REQUIRED ACTION:
Give back all of the data exactly. Leave nothing out.

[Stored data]

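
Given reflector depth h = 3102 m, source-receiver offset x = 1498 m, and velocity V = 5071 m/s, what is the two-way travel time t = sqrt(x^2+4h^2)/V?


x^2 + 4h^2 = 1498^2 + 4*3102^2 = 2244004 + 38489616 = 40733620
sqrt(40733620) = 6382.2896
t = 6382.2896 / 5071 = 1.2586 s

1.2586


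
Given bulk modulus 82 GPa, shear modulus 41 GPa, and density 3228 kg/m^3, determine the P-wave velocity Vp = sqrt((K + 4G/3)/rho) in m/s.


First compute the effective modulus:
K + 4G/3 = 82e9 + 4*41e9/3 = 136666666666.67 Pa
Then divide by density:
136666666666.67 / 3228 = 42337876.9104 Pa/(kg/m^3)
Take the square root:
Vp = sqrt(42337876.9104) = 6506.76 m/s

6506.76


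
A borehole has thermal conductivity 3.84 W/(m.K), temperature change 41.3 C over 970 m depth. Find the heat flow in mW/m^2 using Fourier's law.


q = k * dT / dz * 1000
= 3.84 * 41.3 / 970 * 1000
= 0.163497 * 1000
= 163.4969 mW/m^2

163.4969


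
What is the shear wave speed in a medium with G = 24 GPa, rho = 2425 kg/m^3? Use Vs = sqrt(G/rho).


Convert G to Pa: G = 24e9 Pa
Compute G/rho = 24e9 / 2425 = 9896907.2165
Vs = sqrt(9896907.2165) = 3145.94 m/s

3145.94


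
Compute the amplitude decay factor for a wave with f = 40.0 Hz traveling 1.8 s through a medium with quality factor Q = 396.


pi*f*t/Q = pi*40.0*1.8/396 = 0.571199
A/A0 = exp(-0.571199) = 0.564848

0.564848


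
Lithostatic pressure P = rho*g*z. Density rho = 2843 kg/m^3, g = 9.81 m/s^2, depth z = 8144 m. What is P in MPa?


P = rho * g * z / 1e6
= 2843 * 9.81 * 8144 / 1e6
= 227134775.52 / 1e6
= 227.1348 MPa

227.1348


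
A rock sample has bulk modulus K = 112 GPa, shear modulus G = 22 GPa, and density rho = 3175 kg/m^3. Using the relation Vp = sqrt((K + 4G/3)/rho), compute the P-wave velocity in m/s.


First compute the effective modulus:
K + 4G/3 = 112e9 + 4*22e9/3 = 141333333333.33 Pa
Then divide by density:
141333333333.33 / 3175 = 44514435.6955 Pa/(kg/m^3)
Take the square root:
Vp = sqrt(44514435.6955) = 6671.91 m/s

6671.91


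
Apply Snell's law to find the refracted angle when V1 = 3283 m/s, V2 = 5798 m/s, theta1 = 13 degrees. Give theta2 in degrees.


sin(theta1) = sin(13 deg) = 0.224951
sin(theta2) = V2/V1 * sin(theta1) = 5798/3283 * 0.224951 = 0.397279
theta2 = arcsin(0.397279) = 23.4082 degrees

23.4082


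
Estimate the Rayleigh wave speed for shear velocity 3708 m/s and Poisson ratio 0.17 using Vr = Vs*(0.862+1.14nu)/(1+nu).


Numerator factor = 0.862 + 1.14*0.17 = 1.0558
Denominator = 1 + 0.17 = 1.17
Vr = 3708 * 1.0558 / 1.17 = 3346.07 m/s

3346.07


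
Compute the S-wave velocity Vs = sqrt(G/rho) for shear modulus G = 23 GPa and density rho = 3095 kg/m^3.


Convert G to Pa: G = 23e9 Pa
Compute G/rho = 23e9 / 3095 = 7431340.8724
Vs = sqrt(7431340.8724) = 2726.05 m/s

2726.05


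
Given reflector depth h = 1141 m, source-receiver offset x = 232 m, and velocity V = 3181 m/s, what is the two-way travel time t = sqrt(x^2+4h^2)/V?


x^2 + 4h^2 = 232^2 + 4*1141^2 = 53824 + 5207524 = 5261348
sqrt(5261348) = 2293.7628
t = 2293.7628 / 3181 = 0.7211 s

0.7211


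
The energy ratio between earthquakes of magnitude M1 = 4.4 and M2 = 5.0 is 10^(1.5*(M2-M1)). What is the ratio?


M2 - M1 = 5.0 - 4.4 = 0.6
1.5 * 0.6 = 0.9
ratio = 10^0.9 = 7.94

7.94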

SOLUTION TO THE PROBLEM:
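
Given reflector depth h = 3102 m, source-receiver offset x = 1498 m, and velocity V = 5071 m/s, what is the two-way travel time t = sqrt(x^2+4h^2)/V?


x^2 + 4h^2 = 1498^2 + 4*3102^2 = 2244004 + 38489616 = 40733620
sqrt(40733620) = 6382.2896
t = 6382.2896 / 5071 = 1.2586 s

1.2586


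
Given bulk modulus 82 GPa, shear modulus 41 GPa, and density 3228 kg/m^3, determine the P-wave velocity Vp = sqrt((K + 4G/3)/rho) in m/s.


First compute the effective modulus:
K + 4G/3 = 82e9 + 4*41e9/3 = 136666666666.67 Pa
Then divide by density:
136666666666.67 / 3228 = 42337876.9104 Pa/(kg/m^3)
Take the square root:
Vp = sqrt(42337876.9104) = 6506.76 m/s

6506.76


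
A borehole has thermal conductivity 3.84 W/(m.K), temperature change 41.3 C over 970 m depth. Find the heat flow in mW/m^2 using Fourier's law.


q = k * dT / dz * 1000
= 3.84 * 41.3 / 970 * 1000
= 0.163497 * 1000
= 163.4969 mW/m^2

163.4969


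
What is the shear wave speed in a medium with G = 24 GPa, rho = 2425 kg/m^3? Use Vs = sqrt(G/rho).


Convert G to Pa: G = 24e9 Pa
Compute G/rho = 24e9 / 2425 = 9896907.2165
Vs = sqrt(9896907.2165) = 3145.94 m/s

3145.94


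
Compute the amplitude decay factor for a wave with f = 40.0 Hz traveling 1.8 s through a medium with quality factor Q = 396.


pi*f*t/Q = pi*40.0*1.8/396 = 0.571199
A/A0 = exp(-0.571199) = 0.564848

0.564848


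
Lithostatic pressure P = rho*g*z. Density rho = 2843 kg/m^3, g = 9.81 m/s^2, depth z = 8144 m. What is P in MPa?


P = rho * g * z / 1e6
= 2843 * 9.81 * 8144 / 1e6
= 227134775.52 / 1e6
= 227.1348 MPa

227.1348


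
A rock sample has bulk modulus K = 112 GPa, shear modulus G = 22 GPa, and density rho = 3175 kg/m^3. Using the relation Vp = sqrt((K + 4G/3)/rho), compute the P-wave velocity in m/s.


First compute the effective modulus:
K + 4G/3 = 112e9 + 4*22e9/3 = 141333333333.33 Pa
Then divide by density:
141333333333.33 / 3175 = 44514435.6955 Pa/(kg/m^3)
Take the square root:
Vp = sqrt(44514435.6955) = 6671.91 m/s

6671.91


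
Apply Snell's law to find the refracted angle when V1 = 3283 m/s, V2 = 5798 m/s, theta1 = 13 degrees. Give theta2 in degrees.


sin(theta1) = sin(13 deg) = 0.224951
sin(theta2) = V2/V1 * sin(theta1) = 5798/3283 * 0.224951 = 0.397279
theta2 = arcsin(0.397279) = 23.4082 degrees

23.4082


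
Estimate the Rayleigh wave speed for shear velocity 3708 m/s and Poisson ratio 0.17 using Vr = Vs*(0.862+1.14nu)/(1+nu).


Numerator factor = 0.862 + 1.14*0.17 = 1.0558
Denominator = 1 + 0.17 = 1.17
Vr = 3708 * 1.0558 / 1.17 = 3346.07 m/s

3346.07


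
Compute the S-wave velocity Vs = sqrt(G/rho) for shear modulus G = 23 GPa and density rho = 3095 kg/m^3.


Convert G to Pa: G = 23e9 Pa
Compute G/rho = 23e9 / 3095 = 7431340.8724
Vs = sqrt(7431340.8724) = 2726.05 m/s

2726.05


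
Given reflector depth h = 1141 m, source-receiver offset x = 232 m, and velocity V = 3181 m/s, what is the two-way travel time t = sqrt(x^2+4h^2)/V?


x^2 + 4h^2 = 232^2 + 4*1141^2 = 53824 + 5207524 = 5261348
sqrt(5261348) = 2293.7628
t = 2293.7628 / 3181 = 0.7211 s

0.7211


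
The energy ratio between earthquakes of magnitude M1 = 4.4 and M2 = 5.0 is 10^(1.5*(M2-M1)). What is the ratio?


M2 - M1 = 5.0 - 4.4 = 0.6
1.5 * 0.6 = 0.9
ratio = 10^0.9 = 7.94

7.94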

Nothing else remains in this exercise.